■ **WORK TASK**
Reprint the entire listing exactly.

========

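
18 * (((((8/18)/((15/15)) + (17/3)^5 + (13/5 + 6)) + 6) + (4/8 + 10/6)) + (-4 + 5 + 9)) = 14264693/135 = 105664.39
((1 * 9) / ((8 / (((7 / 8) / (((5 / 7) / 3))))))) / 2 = 2.07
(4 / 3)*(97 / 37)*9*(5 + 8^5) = 38147772 / 37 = 1031020.86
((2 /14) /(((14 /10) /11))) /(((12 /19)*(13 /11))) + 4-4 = 11495 /7644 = 1.50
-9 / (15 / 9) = -27 / 5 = -5.40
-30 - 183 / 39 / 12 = -4741 / 156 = -30.39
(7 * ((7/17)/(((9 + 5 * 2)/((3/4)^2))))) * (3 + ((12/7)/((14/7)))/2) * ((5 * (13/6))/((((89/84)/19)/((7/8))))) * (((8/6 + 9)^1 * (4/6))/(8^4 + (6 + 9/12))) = 0.08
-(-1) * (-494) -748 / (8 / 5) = -1923 / 2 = -961.50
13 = 13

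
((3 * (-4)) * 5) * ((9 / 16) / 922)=-135 / 3688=-0.04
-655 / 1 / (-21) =655 / 21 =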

========

■ **SOLUTION TO THE PROBLEM**
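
18 * (((((8/18)/((15/15)) + (17/3)^5 + (13/5 + 6)) + 6) + (4/8 + 10/6)) + (-4 + 5 + 9)) = 14264693/135 = 105664.39
((1 * 9) / ((8 / (((7 / 8) / (((5 / 7) / 3))))))) / 2 = 2.07
(4 / 3)*(97 / 37)*9*(5 + 8^5) = 38147772 / 37 = 1031020.86
((2 /14) /(((14 /10) /11))) /(((12 /19)*(13 /11))) + 4-4 = 11495 /7644 = 1.50
-9 / (15 / 9) = -27 / 5 = -5.40
-30 - 183 / 39 / 12 = -4741 / 156 = -30.39
(7 * ((7/17)/(((9 + 5 * 2)/((3/4)^2))))) * (3 + ((12/7)/((14/7)))/2) * ((5 * (13/6))/((((89/84)/19)/((7/8))))) * (((8/6 + 9)^1 * (4/6))/(8^4 + (6 + 9/12))) = 0.08
-(-1) * (-494) -748 / (8 / 5) = -1923 / 2 = -961.50
13 = 13

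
((3 * (-4)) * 5) * ((9 / 16) / 922)=-135 / 3688=-0.04
-655 / 1 / (-21) =655 / 21 =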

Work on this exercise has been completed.